===== Dataset entries =====

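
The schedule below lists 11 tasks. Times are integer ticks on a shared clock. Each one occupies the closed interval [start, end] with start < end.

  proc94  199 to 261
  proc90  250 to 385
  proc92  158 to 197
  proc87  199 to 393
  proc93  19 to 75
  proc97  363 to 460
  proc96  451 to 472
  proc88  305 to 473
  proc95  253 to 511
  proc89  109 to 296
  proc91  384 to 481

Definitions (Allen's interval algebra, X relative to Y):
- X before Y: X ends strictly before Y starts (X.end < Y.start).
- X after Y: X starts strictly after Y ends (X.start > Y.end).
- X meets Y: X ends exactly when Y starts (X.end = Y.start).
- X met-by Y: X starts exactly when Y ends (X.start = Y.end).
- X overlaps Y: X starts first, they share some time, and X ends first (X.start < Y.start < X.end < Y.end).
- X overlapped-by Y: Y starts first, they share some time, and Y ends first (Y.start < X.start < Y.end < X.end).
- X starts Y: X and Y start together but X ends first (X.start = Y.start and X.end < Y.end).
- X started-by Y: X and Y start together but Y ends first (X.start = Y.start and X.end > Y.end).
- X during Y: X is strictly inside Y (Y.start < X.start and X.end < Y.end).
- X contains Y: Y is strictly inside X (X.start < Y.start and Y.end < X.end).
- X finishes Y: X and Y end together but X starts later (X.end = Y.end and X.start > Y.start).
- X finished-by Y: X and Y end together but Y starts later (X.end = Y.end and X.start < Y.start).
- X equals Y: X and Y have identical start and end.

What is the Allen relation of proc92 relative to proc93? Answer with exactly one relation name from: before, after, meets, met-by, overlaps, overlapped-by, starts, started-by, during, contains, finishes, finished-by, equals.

after

proc92 = [158, 197]; proc93 = [19, 75].
Compare endpoints: proc92.start > proc93.start, proc92.start > proc93.end, proc92.end > proc93.start, proc92.end > proc93.end.
That pattern is 'after'.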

=====

● What needs to be done
Output, from the data above, the lines from the line with "- X after Y: X" to the line with "- X equals Y: X" exactly as they stand, both ends included and nothing else.

● Problem solution
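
- X after Y: X starts strictly after Y ends (X.start > Y.end).
- X meets Y: X ends exactly when Y starts (X.end = Y.start).
- X met-by Y: X starts exactly when Y ends (X.start = Y.end).
- X overlaps Y: X starts first, they share some time, and X ends first (X.start < Y.start < X.end < Y.end).
- X overlapped-by Y: Y starts first, they share some time, and Y ends first (Y.start < X.start < Y.end < X.end).
- X starts Y: X and Y start together but X ends first (X.start = Y.start and X.end < Y.end).
- X started-by Y: X and Y start together but Y ends first (X.start = Y.start and X.end > Y.end).
- X during Y: X is strictly inside Y (Y.start < X.start and X.end < Y.end).
- X contains Y: Y is strictly inside X (X.start < Y.start and Y.end < X.end).
- X finishes Y: X and Y end together but X starts later (X.end = Y.end and X.start > Y.start).
- X finished-by Y: X and Y end together but Y starts later (X.end = Y.end and X.start < Y.start).
- X equals Y: X and Y have identical start and end.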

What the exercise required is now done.